Stored items:
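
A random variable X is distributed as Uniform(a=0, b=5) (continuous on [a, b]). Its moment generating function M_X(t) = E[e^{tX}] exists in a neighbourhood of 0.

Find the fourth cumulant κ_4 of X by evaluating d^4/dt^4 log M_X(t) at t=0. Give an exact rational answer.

κ_4 = d^4K/dt^4 |_{t=0} = -125/24

M_X(t) = (e^(5*t) - 1)/(5*t)
K_X(t) = log M_X(t) = -log(t) + log(e^(5*t) - 1) - log(5)
dK/dt = (5*t*e^(5*t) - e^(5*t) + 1)/(t*e^(5*t) - t)
d^2K/dt^2 = (-25*t^2*e^(5*t) + e^(10*t) - 2*e^(5*t) + 1)/(t^2*e^(10*t) - 2*t^2*e^(5*t) + t^2)
d^3K/dt^3 = (125*t^3*e^(10*t) + 125*t^3*e^(5*t) - 2*e^(15*t) + 6*e^(10*t) - 6*e^(5*t) + 2)/(t^3*e^(15*t) - 3*t^3*e^(10*t) + 3*t^3*e^(5*t) - t^3)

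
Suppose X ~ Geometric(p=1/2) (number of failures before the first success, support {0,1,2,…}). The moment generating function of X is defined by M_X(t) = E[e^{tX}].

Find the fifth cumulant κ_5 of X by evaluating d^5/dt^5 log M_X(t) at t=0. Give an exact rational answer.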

■ **Activity**
Would you set the entries down again, exactly as they were written?

■ **Response to the exercise**
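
A random variable X is distributed as Uniform(a=0, b=5) (continuous on [a, b]). Its moment generating function M_X(t) = E[e^{tX}] exists in a neighbourhood of 0.

Find the fourth cumulant κ_4 of X by evaluating d^4/dt^4 log M_X(t) at t=0. Give an exact rational answer.

κ_4 = d^4K/dt^4 |_{t=0} = -125/24

M_X(t) = (e^(5*t) - 1)/(5*t)
K_X(t) = log M_X(t) = -log(t) + log(e^(5*t) - 1) - log(5)
dK/dt = (5*t*e^(5*t) - e^(5*t) + 1)/(t*e^(5*t) - t)
d^2K/dt^2 = (-25*t^2*e^(5*t) + e^(10*t) - 2*e^(5*t) + 1)/(t^2*e^(10*t) - 2*t^2*e^(5*t) + t^2)
d^3K/dt^3 = (125*t^3*e^(10*t) + 125*t^3*e^(5*t) - 2*e^(15*t) + 6*e^(10*t) - 6*e^(5*t) + 2)/(t^3*e^(15*t) - 3*t^3*e^(10*t) + 3*t^3*e^(5*t) - t^3)

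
Suppose X ~ Geometric(p=1/2) (number of failures before the first success, support {0,1,2,…}). The moment generating function of X is defined by M_X(t) = E[e^{tX}].

Find the fifth cumulant κ_5 of X by evaluating d^5/dt^5 log M_X(t) at t=0. Give an exact rational answer.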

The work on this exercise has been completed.